-- Work required --
Print the line that contains "Sampling a 21.8" and every line after it through the last line of the records below, exactly as written and nothing else.

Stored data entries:
- Opening Delimiter -

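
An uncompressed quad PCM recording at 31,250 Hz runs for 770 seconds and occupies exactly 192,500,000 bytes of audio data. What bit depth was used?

Bytes per sample = 192,500,000 / (31,250 × 770 × 4) = 192,500,000 / 96,250,000 = 2.
Bit depth = 2 × 8 = 16 bits.

16 bits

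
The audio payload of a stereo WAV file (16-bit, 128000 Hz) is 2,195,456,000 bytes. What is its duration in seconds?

4,288 seconds

Byte rate = 128,000 × 2 × 2 = 512,000 bytes/s.
Duration = 2,195,456,000 / 512,000 = 4,288 s.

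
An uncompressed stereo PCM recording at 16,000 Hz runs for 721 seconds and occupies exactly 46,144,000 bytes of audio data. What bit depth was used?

Bytes per sample = 46,144,000 / (16,000 × 721 × 2) = 46,144,000 / 23,072,000 = 2.
Bit depth = 2 × 8 = 16 bits.

16 bits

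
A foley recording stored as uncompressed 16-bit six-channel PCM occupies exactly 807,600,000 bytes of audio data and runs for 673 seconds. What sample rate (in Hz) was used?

Bytes = sample_rate × seconds × bytes_per_sample × channels.
sample_rate = 807,600,000 / (673 × 2 × 6) = 807,600,000 / 8,076 = 100,000 Hz.

100,000 Hz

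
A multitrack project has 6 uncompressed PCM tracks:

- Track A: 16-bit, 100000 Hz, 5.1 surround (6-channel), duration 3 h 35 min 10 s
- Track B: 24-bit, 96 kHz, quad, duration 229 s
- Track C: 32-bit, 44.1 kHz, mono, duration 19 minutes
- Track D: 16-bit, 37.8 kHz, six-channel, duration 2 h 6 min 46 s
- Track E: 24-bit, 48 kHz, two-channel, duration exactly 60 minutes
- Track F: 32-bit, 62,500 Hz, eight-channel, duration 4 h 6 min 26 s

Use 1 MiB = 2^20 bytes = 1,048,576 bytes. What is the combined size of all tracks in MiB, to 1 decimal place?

47698.8 MiB

Track A: 3 h 35 min 10 s = 12,910 s; 100,000 × 12,910 × 2 × 6 = 15,492,000,000 bytes.
Track B: 96,000 × 229 × 3 × 4 = 263,808,000 bytes.
Track C: 19 minutes = 1,140 s; 44,100 × 1,140 × 4 × 1 = 201,096,000 bytes.
Track D: 2 h 6 min 46 s = 7,606 s; 37,800 × 7,606 × 2 × 6 = 3,450,081,600 bytes.
Track E: exactly 60 minutes = 3,600 s; 48,000 × 3,600 × 3 × 2 = 1,036,800,000 bytes.
Track F: 4 h 6 min 26 s = 14,786 s; 62,500 × 14,786 × 4 × 8 = 29,572,000,000 bytes.
Total = 50,015,785,600 bytes = 47698.8 MiB.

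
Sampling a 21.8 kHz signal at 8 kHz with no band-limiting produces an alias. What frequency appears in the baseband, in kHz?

Nyquist = 8,000/2 = 4,000 Hz; 21,800 Hz exceeds it.
Alias = |21,800 − 3×8,000| = |21,800 − 24,000| = 2,200 Hz = 2.2 kHz.

2.2 kHz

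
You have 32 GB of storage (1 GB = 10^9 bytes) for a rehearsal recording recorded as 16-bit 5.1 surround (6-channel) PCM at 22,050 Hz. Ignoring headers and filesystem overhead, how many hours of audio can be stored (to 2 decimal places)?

Uncompressed byte rate = 22,050 × 2 × 6 = 264,600 bytes/s.
Capacity = 32 × 1,000,000,000 = 32,000,000,000 bytes.
32,000,000,000 / 264,600 ≈ 120937.26 s → 33.59 hours.

33.59 hours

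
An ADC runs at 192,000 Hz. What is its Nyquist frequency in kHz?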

- Closing Delimiter -

-- Reply --
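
Sampling a 21.8 kHz signal at 8 kHz with no band-limiting produces an alias. What frequency appears in the baseband, in kHz?

Nyquist = 8,000/2 = 4,000 Hz; 21,800 Hz exceeds it.
Alias = |21,800 − 3×8,000| = |21,800 − 24,000| = 2,200 Hz = 2.2 kHz.

2.2 kHz

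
You have 32 GB of storage (1 GB = 10^9 bytes) for a rehearsal recording recorded as 16-bit 5.1 surround (6-channel) PCM at 22,050 Hz. Ignoring headers and filesystem overhead, how many hours of audio can be stored (to 2 decimal places)?

Uncompressed byte rate = 22,050 × 2 × 6 = 264,600 bytes/s.
Capacity = 32 × 1,000,000,000 = 32,000,000,000 bytes.
32,000,000,000 / 264,600 ≈ 120937.26 s → 33.59 hours.

33.59 hours

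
An ADC runs at 192,000 Hz. What is its Nyquist frequency in kHz?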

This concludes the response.